● **DIRECTIONS**
The records shown below are to be repeated exactly and completely.

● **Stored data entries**

· · ·

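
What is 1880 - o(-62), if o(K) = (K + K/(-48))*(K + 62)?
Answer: 1880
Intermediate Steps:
o(K) = 47*K*(62 + K)/48 (o(K) = (K + K*(-1/48))*(62 + K) = (K - K/48)*(62 + K) = (47*K/48)*(62 + K) = 47*K*(62 + K)/48)
1880 - o(-62) = 1880 - 47*(-62)*(62 - 62)/48 = 1880 - 47*(-62)*0/48 = 1880 - 1*0 = 1880 + 0 = 1880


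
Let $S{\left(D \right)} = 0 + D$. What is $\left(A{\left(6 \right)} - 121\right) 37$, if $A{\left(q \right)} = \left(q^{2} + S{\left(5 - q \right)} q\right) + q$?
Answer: $-3145$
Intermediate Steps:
$S{\left(D \right)} = D$
$A{\left(q \right)} = q + q^{2} + q \left(5 - q\right)$ ($A{\left(q \right)} = \left(q^{2} + \left(5 - q\right) q\right) + q = \left(q^{2} + q \left(5 - q\right)\right) + q = q + q^{2} + q \left(5 - q\right)$)
$\left(A{\left(6 \right)} - 121\right) 37 = \left(6 \cdot 6 - 121\right) 37 = \left(36 - 121\right) 37 = \left(-85\right) 37 = -3145$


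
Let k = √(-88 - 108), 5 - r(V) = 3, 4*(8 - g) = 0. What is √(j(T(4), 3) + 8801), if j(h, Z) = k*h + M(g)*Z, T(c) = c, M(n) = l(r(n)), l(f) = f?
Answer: √(8807 + 56*I) ≈ 93.846 + 0.2984*I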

· · ·

● **SOLUTION BELOW**
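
What is 1880 - o(-62), if o(K) = (K + K/(-48))*(K + 62)?
Answer: 1880
Intermediate Steps:
o(K) = 47*K*(62 + K)/48 (o(K) = (K + K*(-1/48))*(62 + K) = (K - K/48)*(62 + K) = (47*K/48)*(62 + K) = 47*K*(62 + K)/48)
1880 - o(-62) = 1880 - 47*(-62)*(62 - 62)/48 = 1880 - 47*(-62)*0/48 = 1880 - 1*0 = 1880 + 0 = 1880


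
Let $S{\left(D \right)} = 0 + D$. What is $\left(A{\left(6 \right)} - 121\right) 37$, if $A{\left(q \right)} = \left(q^{2} + S{\left(5 - q \right)} q\right) + q$?
Answer: $-3145$
Intermediate Steps:
$S{\left(D \right)} = D$
$A{\left(q \right)} = q + q^{2} + q \left(5 - q\right)$ ($A{\left(q \right)} = \left(q^{2} + \left(5 - q\right) q\right) + q = \left(q^{2} + q \left(5 - q\right)\right) + q = q + q^{2} + q \left(5 - q\right)$)
$\left(A{\left(6 \right)} - 121\right) 37 = \left(6 \cdot 6 - 121\right) 37 = \left(36 - 121\right) 37 = \left(-85\right) 37 = -3145$


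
Let k = √(-88 - 108), 5 - r(V) = 3, 4*(8 - g) = 0. What is √(j(T(4), 3) + 8801), if j(h, Z) = k*h + M(g)*Z, T(c) = c, M(n) = l(r(n)), l(f) = f?
Answer: √(8807 + 56*I) ≈ 93.846 + 0.2984*I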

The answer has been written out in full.